→ **The problem**
Copy each line below holding "from".

→ **Material for the task**

# # #

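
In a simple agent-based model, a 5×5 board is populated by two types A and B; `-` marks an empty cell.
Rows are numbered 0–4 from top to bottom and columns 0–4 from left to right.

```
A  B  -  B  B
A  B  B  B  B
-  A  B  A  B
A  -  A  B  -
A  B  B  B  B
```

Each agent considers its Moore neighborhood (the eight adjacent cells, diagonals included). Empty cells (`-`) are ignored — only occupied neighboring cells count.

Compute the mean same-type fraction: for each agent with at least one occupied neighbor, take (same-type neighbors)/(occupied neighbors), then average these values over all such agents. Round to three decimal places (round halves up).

0.623

Row 0: (0,0)A 1/3 · (0,1)B 2/4 · (0,3)B 4/4 · (0,4)B 3/3
Row 1: (1,0)A 2/4 · (1,1)B 3/6 · (1,2)B 5/7 · (1,3)B 6/7 · (1,4)B 4/5
Row 2: (2,1)A 3/6 · (2,2)B 4/7 · (2,3)A 1/7 · (2,4)B 3/4
Row 3: (3,0)A 2/3 · (3,2)A 2/7 · (3,3)B 5/7
Row 4: (4,0)A 1/2 · (4,1)B 1/4 · (4,2)B 3/4 · (4,3)B 3/4 · (4,4)B 2/2
Sum over 21 agents: 1/3 + 2/4 + 4/4 + 3/3 + 2/4 + 3/6 + 5/7 + 6/7 + 4/5 + 3/6 + 4/7 + 1/7 + 3/4 + 2/3 + 2/7 + 5/7 + 1/2 + 1/4 + 3/4 + 3/4 + 2/2 = 458/35; mean = 458/35 ÷ 21 = 458/735 = 0.623129… → 0.623.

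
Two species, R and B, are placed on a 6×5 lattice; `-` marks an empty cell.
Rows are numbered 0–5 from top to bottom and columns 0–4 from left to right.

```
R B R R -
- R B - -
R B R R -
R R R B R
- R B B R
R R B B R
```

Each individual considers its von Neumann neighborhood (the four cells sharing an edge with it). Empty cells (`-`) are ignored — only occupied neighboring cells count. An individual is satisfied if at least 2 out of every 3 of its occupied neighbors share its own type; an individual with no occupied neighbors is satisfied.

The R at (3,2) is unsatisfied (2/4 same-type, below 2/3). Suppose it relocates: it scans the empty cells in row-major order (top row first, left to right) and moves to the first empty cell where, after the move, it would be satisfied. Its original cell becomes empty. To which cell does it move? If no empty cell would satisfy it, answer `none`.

(0,4)

Vacating (3,2). Empty cells in order:
  (0,4): 1/1 same-type → satisfied — stop here.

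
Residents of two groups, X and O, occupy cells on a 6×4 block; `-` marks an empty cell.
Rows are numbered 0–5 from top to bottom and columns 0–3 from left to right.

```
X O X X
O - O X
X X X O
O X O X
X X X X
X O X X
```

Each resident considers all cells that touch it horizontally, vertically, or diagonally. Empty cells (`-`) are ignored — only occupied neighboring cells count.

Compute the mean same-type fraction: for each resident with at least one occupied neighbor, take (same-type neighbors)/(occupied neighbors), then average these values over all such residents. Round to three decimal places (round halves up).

0.496

(0,0)X 0/2
(0,1)O 2/4
(0,2)X 2/4
(0,3)X 2/3
(1,0)O 1/4
(1,2)O 2/7
(1,3)X 3/5
(2,0)X 2/4
(2,1)X 3/7
(2,2)X 4/7
(2,3)O 2/5
(3,0)O 0/5
(3,1)X 6/8
(3,2)O 1/8
(3,3)X 3/5
(4,0)X 3/5
(4,1)X 5/8
(4,2)X 6/8
(4,3)X 4/5
(5,0)X 2/3
(5,1)O 0/5
(5,2)X 4/5
(5,3)X 3/3
Sum over 23 residents: 0/2 + 2/4 + 2/4 + 2/3 + 1/4 + 2/7 + 3/5 + 2/4 + 3/7 + 4/7 + 2/5 + 0/5 + 6/8 + 1/8 + 3/5 + 3/5 + 5/8 + 6/8 + 4/5 + 2/3 + 0/5 + 4/5 + 3/3 = 1199/105; mean = 1199/105 ÷ 23 = 1199/2415 = 0.496480… → 0.496.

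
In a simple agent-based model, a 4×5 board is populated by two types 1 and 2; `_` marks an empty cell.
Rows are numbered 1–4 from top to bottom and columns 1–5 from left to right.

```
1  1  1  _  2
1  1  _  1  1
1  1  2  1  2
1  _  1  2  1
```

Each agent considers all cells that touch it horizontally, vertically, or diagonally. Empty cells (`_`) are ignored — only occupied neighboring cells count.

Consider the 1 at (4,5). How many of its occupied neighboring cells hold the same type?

Occupied neighbors of (4,5): (3,4)=1, (3,5)=2, (4,4)=2.
Same type (1): 1 of 3.

1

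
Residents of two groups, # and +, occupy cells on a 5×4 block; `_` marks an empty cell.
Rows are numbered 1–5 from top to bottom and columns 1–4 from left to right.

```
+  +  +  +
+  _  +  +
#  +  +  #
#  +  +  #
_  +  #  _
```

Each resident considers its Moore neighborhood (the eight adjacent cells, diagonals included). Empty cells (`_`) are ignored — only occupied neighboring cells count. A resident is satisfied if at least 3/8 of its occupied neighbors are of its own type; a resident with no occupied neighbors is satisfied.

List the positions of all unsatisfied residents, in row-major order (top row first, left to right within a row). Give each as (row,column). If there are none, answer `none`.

(1,1)+ 2/2 satisfied
(1,2)+ 4/4 satisfied
(1,3)+ 4/4 satisfied
(1,4)+ 3/3 satisfied
(2,1)+ 3/4 satisfied
(2,3)+ 6/7 satisfied
(2,4)+ 4/5 satisfied
(3,1)# 1/4 not
(3,2)+ 5/7 satisfied
(3,3)+ 5/7 satisfied
(3,4)# 1/5 not
(4,1)# 1/4 not
(4,2)+ 4/7 satisfied
(4,3)+ 4/7 satisfied
(4,4)# 2/4 satisfied
(5,2)+ 2/4 satisfied
(5,3)# 1/4 not

(3,1), (3,4), (4,1), (5,3)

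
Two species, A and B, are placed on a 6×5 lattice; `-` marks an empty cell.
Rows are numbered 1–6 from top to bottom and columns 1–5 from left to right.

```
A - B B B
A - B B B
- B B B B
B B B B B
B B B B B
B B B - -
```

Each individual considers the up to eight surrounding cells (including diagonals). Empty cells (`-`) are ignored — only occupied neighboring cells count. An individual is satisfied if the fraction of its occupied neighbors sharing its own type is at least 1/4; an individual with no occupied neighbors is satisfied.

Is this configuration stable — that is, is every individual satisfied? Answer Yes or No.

Row 1: (1,1)A 1/1 ✓ · (1,3)B 3/3 ✓ · (1,4)B 5/5 ✓ · (1,5)B 3/3 ✓
Row 2: (2,1)A 1/2 ✓ · (2,3)B 6/6 ✓ · (2,4)B 8/8 ✓ · (2,5)B 5/5 ✓
Row 3: (3,2)B 5/6 ✓ · (3,3)B 7/7 ✓ · (3,4)B 8/8 ✓ · (3,5)B 5/5 ✓
Row 4: (4,1)B 4/4 ✓ · (4,2)B 7/7 ✓ · (4,3)B 8/8 ✓ · (4,4)B 8/8 ✓ · (4,5)B 5/5 ✓
Row 5: (5,1)B 5/5 ✓ · (5,2)B 8/8 ✓ · (5,3)B 7/7 ✓ · (5,4)B 6/6 ✓ · (5,5)B 3/3 ✓
Row 6: (6,1)B 3/3 ✓ · (6,2)B 5/5 ✓ · (6,3)B 4/4 ✓
All meet the threshold, so the configuration is stable.

Yes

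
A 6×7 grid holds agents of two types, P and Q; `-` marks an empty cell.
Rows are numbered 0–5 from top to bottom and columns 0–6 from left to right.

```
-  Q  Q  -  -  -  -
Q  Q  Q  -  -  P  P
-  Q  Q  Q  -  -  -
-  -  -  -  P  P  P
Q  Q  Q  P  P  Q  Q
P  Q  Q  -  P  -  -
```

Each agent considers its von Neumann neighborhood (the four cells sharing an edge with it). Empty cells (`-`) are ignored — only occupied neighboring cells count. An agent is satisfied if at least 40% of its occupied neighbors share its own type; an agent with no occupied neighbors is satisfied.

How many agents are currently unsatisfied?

(0,1)Q 2/2 ✓
(0,2)Q 2/2 ✓
(1,0)Q 1/1 ✓
(1,1)Q 4/4 ✓
(1,2)Q 3/3 ✓
(1,5)P 1/1 ✓
(1,6)P 1/1 ✓
(2,1)Q 2/2 ✓
(2,2)Q 3/3 ✓
(2,3)Q 1/1 ✓
(3,4)P 2/2 ✓
(3,5)P 2/3 ✓
(3,6)P 1/2 ✓
(4,0)Q 1/2 ✓
(4,1)Q 3/3 ✓
(4,2)Q 2/3 ✓
(4,3)P 1/2 ✓
(4,4)P 3/4 ✓
(4,5)Q 1/3 ✗
(4,6)Q 1/2 ✓
(5,0)P 0/2 ✗
(5,1)Q 2/3 ✓
(5,2)Q 2/2 ✓
(5,4)P 1/1 ✓
Unsatisfied: (4,5), (5,0) — 2 in total.

2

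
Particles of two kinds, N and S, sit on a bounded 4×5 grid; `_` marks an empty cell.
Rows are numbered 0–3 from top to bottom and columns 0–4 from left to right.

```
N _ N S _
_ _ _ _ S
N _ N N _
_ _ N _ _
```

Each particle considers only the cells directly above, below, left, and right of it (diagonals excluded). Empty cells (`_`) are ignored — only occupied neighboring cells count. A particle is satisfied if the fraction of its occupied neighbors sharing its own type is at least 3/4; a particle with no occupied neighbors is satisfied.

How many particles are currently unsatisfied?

(0,0)N 0/0 satisfied
(0,2)N 0/1 not
(0,3)S 0/1 not
(1,4)S 0/0 satisfied
(2,0)N 0/0 satisfied
(2,2)N 2/2 satisfied
(2,3)N 1/1 satisfied
(3,2)N 1/1 satisfied
Unsatisfied: (0,2), (0,3) — 2 in total.

2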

# # #

→ **Solution**
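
Rows are numbered 0–4 from top to bottom and columns 0–4 from left to right.
Rows are numbered 0–5 from top to bottom and columns 0–4 from left to right.
Rows are numbered 0–5 from top to bottom and columns 0–3 from left to right.
Rows are numbered 1–4 from top to bottom and columns 1–5 from left to right.
Rows are numbered 1–5 from top to bottom and columns 1–4 from left to right.
Rows are numbered 1–6 from top to bottom and columns 1–5 from left to right.
Rows are numbered 0–5 from top to bottom and columns 0–6 from left to right.
Rows are numbered 0–3 from top to bottom and columns 0–4 from left to right.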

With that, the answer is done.